Dataset items
- Opening Delimiter -
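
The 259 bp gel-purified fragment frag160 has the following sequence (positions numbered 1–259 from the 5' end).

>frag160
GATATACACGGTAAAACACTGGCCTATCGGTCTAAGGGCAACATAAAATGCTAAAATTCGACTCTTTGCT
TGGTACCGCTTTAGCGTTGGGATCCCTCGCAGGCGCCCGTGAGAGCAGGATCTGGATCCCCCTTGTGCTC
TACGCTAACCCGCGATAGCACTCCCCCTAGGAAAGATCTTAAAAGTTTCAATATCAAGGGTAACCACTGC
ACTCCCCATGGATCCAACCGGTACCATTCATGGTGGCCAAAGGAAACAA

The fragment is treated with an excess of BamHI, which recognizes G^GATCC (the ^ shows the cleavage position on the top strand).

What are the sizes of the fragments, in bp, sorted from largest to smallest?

BamHI sites (GGATCC) start at positions 90, 124, 220.
BamHI cuts after the first base of each site, so after positions 90, 124, 220.
Linear molecule, 3 cuts → 4 fragments:
  1–90 → 90 bp
  91–124 → 34 bp
  125–220 → 96 bp
  221–259 → 39 bp
Sorted largest to smallest: 96, 90, 39, 34 bp.

96, 90, 39, 34 bp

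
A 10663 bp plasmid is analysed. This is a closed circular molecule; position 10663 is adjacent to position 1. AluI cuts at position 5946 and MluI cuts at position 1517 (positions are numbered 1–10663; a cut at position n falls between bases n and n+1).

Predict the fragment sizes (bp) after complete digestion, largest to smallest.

6234, 4429 bp

Combined cut positions (sorted): 1517, 5946.
Circular molecule, 2 cuts → 2 fragments:
  5946 − 1517 = 4429 bp
  wrap: 10663 − 5946 + 1517 = 6234 bp
Sorted largest to smallest: 6234, 4429 bp.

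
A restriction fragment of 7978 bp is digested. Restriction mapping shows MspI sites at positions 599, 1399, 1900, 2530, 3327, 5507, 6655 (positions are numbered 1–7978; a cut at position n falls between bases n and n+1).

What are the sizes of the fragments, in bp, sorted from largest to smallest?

Linear molecule, 7 cuts → 8 fragments:
  599 − 0 = 599 bp
  1399 − 599 = 800 bp
  1900 − 1399 = 501 bp
  2530 − 1900 = 630 bp
  3327 − 2530 = 797 bp
  5507 − 3327 = 2180 bp
  6655 − 5507 = 1148 bp
  7978 − 6655 = 1323 bp
Sorted largest to smallest: 2180, 1323, 1148, 800, 797, 630, 599, 501 bp.

2180, 1323, 1148, 800, 797, 630, 599, 501 bp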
- Closing Delimiter -
**EXERCISE DESCRIPTION**.
Return every line in the records that includes the string "shows".

**REPLY**.
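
The fragment is treated with an excess of BamHI, which recognizes G^GATCC (the ^ shows the cleavage position on the top strand).
A restriction fragment of 7978 bp is digested. Restriction mapping shows MspI sites at positions 599, 1399, 1900, 2530, 3327, 5507, 6655 (positions are numbered 1–7978; a cut at position n falls between bases n and n+1).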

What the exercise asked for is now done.